### Task to carry out
Set down exactly the lines in the records below that run from the line with "What is 30849/22113 - 1*9038?" to the line with "Answer: -15300", inclusive, and nothing more.
---------- Records supplied ----------
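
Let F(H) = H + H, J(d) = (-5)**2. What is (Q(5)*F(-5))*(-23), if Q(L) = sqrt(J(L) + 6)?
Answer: 230*sqrt(31) ≈ 1280.6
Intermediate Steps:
J(d) = 25
Q(L) = sqrt(31) (Q(L) = sqrt(25 + 6) = sqrt(31))
F(H) = 2*H
(Q(5)*F(-5))*(-23) = (sqrt(31)*(2*(-5)))*(-23) = (sqrt(31)*(-10))*(-23) = -10*sqrt(31)*(-23) = 230*sqrt(31)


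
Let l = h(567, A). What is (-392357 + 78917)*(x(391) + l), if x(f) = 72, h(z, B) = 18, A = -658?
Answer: -28209600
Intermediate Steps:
l = 18
(-392357 + 78917)*(x(391) + l) = (-392357 + 78917)*(72 + 18) = -313440*90 = -28209600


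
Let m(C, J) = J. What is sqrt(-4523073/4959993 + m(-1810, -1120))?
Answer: 3*I*sqrt(340446279477449)/1653331 ≈ 33.48*I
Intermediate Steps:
sqrt(-4523073/4959993 + m(-1810, -1120)) = sqrt(-4523073/4959993 - 1120) = sqrt(-4523073*1/4959993 - 1120) = sqrt(-1507691/1653331 - 1120) = sqrt(-1853238411/1653331) = 3*I*sqrt(340446279477449)/1653331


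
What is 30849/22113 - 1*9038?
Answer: -731965/81 ≈ -9036.6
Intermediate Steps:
30849/22113 - 1*9038 = 30849*(1/22113) - 9038 = 113/81 - 9038 = -731965/81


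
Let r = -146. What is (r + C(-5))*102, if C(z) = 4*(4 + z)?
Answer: -15300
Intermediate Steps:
C(z) = 16 + 4*z
(r + C(-5))*102 = (-146 + (16 + 4*(-5)))*102 = (-146 + (16 - 20))*102 = (-146 - 4)*102 = -150*102 = -15300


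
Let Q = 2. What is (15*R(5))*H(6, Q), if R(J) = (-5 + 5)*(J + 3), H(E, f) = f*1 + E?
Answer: 0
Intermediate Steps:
H(E, f) = E + f (H(E, f) = f + E = E + f)
R(J) = 0 (R(J) = 0*(3 + J) = 0)
(15*R(5))*H(6, Q) = (15*0)*(6 + 2) = 0*8 = 0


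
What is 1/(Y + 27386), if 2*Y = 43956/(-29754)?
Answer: 551/15089279 ≈ 3.6516e-5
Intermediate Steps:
Y = -407/551 (Y = (43956/(-29754))/2 = (43956*(-1/29754))/2 = (½)*(-814/551) = -407/551 ≈ -0.73866)
1/(Y + 27386) = 1/(-407/551 + 27386) = 1/(15089279/551) = 551/15089279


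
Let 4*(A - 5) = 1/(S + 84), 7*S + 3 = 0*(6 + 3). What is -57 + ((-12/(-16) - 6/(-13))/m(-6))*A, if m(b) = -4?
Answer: -3164509/54080 ≈ -58.515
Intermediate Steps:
S = -3/7 (S = -3/7 + (0*(6 + 3))/7 = -3/7 + (0*9)/7 = -3/7 + (⅐)*0 = -3/7 + 0 = -3/7 ≈ -0.42857)
A = 11707/2340 (A = 5 + 1/(4*(-3/7 + 84)) = 5 + 1/(4*(585/7)) = 5 + (¼)*(7/585) = 5 + 7/2340 = 11707/2340 ≈ 5.0030)
-57 + ((-12/(-16) - 6/(-13))/m(-6))*A = -57 + ((-12/(-16) - 6/(-13))/(-4))*(11707/2340) = -57 + ((-12*(-1/16) - 6*(-1/13))*(-¼))*(11707/2340) = -57 + ((¾ + 6/13)*(-¼))*(11707/2340) = -57 + ((63/52)*(-¼))*(11707/2340) = -57 - 63/208*11707/2340 = -57 - 81949/54080 = -3164509/54080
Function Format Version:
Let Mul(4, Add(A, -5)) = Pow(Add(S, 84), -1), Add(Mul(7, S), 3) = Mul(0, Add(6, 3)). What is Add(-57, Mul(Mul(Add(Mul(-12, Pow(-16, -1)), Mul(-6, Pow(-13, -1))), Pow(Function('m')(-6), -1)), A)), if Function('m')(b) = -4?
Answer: Rational(-3164509, 54080) ≈ -58.515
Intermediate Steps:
S = Rational(-3, 7) (S = Add(Rational(-3, 7), Mul(Rational(1, 7), Mul(0, Add(6, 3)))) = Add(Rational(-3, 7), Mul(Rational(1, 7), Mul(0, 9))) = Add(Rational(-3, 7), Mul(Rational(1, 7), 0)) = Add(Rational(-3, 7), 0) = Rational(-3, 7) ≈ -0.42857)
A = Rational(11707, 2340) (A = Add(5, Mul(Rational(1, 4), Pow(Add(Rational(-3, 7), 84), -1))) = Add(5, Mul(Rational(1, 4), Pow(Rational(585, 7), -1))) = Add(5, Mul(Rational(1, 4), Rational(7, 585))) = Add(5, Rational(7, 2340)) = Rational(11707, 2340) ≈ 5.0030)
Add(-57, Mul(Mul(Add(Mul(-12, Pow(-16, -1)), Mul(-6, Pow(-13, -1))), Pow(Function('m')(-6), -1)), A)) = Add(-57, Mul(Mul(Add(Mul(-12, Pow(-16, -1)), Mul(-6, Pow(-13, -1))), Pow(-4, -1)), Rational(11707, 2340))) = Add(-57, Mul(Mul(Add(Mul(-12, Rational(-1, 16)), Mul(-6, Rational(-1, 13))), Rational(-1, 4)), Rational(11707, 2340))) = Add(-57, Mul(Mul(Add(Rational(3, 4), Rational(6, 13)), Rational(-1, 4)), Rational(11707, 2340))) = Add(-57, Mul(Mul(Rational(63, 52), Rational(-1, 4)), Rational(11707, 2340))) = Add(-57, Mul(Rational(-63, 208), Rational(11707, 2340))) = Add(-57, Rational(-81949, 54080)) = Rational(-3164509, 54080)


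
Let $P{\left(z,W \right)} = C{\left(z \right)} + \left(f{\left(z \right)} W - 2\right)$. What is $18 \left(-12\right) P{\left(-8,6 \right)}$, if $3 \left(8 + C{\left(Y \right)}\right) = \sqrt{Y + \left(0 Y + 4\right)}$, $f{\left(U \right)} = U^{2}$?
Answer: $-80784 - 144 i \approx -80784.0 - 144.0 i$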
----------
### Finished exercise
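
What is 30849/22113 - 1*9038?
Answer: -731965/81 ≈ -9036.6
Intermediate Steps:
30849/22113 - 1*9038 = 30849*(1/22113) - 9038 = 113/81 - 9038 = -731965/81


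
Let r = -146. What is (r + C(-5))*102, if C(z) = 4*(4 + z)?
Answer: -15300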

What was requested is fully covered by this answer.